Information shown
______

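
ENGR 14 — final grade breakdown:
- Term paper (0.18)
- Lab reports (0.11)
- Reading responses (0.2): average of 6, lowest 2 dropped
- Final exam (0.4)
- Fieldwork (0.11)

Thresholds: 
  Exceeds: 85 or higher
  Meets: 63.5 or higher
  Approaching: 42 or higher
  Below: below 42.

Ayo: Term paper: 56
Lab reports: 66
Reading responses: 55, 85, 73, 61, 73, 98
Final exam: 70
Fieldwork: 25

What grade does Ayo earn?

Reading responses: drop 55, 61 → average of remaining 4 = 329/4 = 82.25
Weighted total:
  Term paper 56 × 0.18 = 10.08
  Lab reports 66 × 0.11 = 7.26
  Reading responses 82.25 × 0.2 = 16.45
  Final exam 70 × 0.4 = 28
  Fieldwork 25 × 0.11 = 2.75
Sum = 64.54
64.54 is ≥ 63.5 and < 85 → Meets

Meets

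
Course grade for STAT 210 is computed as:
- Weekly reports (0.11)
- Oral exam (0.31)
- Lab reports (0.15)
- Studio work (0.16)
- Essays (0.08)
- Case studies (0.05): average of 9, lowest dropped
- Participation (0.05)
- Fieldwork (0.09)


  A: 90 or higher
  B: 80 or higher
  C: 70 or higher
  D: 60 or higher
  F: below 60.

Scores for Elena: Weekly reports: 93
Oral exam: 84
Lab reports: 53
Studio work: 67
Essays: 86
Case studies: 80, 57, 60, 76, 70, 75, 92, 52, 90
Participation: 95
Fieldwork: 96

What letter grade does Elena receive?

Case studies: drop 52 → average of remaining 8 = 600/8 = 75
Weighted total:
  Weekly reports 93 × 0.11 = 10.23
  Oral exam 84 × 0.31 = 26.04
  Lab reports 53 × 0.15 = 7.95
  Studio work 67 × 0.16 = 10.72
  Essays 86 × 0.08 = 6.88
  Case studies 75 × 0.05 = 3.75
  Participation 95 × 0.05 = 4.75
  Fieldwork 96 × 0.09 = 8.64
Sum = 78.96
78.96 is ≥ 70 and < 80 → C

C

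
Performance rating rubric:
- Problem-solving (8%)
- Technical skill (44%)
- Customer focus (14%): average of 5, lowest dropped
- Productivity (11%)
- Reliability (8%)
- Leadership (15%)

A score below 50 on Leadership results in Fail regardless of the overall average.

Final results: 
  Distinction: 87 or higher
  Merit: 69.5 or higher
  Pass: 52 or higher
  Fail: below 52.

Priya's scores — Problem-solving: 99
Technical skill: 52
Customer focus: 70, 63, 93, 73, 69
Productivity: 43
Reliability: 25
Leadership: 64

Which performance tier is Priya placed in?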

______

What is the number of lines in the data above that contain the word "solving"? Report the figure only.

2